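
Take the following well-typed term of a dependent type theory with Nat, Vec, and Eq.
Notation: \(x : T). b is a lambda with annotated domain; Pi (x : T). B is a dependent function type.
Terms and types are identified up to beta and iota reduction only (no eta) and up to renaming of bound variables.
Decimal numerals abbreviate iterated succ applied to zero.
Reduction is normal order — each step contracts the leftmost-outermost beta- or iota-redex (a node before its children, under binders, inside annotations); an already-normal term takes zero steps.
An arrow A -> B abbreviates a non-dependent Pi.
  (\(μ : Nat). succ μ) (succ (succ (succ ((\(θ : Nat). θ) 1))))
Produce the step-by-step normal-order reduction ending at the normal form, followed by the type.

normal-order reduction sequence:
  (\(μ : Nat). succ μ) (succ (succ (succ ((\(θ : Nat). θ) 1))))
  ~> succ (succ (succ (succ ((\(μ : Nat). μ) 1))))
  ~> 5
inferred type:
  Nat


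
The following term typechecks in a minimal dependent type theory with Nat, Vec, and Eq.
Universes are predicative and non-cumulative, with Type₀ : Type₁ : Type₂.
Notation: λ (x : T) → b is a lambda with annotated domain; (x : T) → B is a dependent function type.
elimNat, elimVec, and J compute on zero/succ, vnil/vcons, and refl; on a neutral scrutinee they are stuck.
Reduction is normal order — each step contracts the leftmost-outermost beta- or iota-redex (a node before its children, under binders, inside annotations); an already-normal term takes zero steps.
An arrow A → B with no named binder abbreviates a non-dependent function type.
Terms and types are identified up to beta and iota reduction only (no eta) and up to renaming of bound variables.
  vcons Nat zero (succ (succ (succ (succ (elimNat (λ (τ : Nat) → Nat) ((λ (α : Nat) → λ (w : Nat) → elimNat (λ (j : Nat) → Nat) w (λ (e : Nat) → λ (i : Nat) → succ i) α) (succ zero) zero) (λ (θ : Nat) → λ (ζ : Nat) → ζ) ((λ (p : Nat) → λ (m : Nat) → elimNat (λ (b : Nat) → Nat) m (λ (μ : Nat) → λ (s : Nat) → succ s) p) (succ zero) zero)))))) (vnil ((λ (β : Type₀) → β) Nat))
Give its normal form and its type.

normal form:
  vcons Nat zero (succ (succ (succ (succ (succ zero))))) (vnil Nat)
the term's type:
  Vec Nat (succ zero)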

...

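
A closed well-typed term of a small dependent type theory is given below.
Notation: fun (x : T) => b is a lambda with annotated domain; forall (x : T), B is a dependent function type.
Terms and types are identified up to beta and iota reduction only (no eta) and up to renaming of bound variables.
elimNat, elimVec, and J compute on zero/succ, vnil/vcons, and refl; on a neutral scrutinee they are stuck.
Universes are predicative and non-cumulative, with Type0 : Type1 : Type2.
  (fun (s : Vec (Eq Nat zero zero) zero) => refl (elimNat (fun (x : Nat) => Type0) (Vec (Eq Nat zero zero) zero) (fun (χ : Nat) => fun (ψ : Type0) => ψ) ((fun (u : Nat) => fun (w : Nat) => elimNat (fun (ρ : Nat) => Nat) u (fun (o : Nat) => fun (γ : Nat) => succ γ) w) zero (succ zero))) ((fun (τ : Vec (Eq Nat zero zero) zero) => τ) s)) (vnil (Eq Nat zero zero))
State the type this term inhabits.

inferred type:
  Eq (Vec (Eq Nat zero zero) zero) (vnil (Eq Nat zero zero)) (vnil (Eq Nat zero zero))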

* * *

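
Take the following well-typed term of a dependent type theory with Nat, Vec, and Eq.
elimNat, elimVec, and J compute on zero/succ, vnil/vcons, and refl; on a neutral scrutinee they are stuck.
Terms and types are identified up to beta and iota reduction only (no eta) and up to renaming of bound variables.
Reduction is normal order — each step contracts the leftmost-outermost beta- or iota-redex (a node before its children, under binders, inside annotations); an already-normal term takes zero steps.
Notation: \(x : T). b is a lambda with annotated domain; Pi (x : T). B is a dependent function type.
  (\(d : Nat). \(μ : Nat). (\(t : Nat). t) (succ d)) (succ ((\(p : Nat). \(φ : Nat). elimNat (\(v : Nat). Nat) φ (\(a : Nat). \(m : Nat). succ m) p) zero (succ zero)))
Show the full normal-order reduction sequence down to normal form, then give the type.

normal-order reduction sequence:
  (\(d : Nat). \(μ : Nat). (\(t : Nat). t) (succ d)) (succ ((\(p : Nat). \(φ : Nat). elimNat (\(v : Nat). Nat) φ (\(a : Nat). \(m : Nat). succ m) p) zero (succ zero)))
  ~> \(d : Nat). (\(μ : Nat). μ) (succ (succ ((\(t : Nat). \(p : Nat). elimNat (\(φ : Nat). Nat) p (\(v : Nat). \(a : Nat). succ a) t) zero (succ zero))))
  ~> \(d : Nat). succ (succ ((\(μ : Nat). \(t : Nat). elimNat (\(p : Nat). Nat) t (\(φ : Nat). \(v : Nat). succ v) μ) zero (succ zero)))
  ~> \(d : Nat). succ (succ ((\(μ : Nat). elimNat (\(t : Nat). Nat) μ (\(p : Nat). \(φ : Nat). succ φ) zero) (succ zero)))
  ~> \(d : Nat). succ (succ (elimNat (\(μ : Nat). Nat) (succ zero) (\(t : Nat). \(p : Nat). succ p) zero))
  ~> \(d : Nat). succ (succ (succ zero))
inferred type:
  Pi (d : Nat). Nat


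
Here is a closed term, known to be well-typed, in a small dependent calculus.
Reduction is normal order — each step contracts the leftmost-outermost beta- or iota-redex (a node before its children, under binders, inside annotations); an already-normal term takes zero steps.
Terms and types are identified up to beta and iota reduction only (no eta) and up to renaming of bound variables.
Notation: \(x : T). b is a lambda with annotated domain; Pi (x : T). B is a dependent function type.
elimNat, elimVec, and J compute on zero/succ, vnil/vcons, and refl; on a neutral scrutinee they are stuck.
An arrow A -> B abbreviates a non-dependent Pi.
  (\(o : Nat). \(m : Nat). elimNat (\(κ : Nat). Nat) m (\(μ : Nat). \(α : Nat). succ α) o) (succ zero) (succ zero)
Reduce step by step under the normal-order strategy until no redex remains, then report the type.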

§ How to complete this task
Using the data above, reproduce exactly the lines between those holding "Notation: λ (x" and "An arrow A →", inclusive, and no others.

§ Result below
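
Notation: λ (x : T) → b is a lambda with annotated domain; (x : T) → B is a dependent function type.
elimNat, elimVec, and J compute on zero/succ, vnil/vcons, and refl; on a neutral scrutinee they are stuck.
Reduction is normal order — each step contracts the leftmost-outermost beta- or iota-redex (a node before its children, under binders, inside annotations); an already-normal term takes zero steps.
An arrow A → B with no named binder abbreviates a non-dependent function type.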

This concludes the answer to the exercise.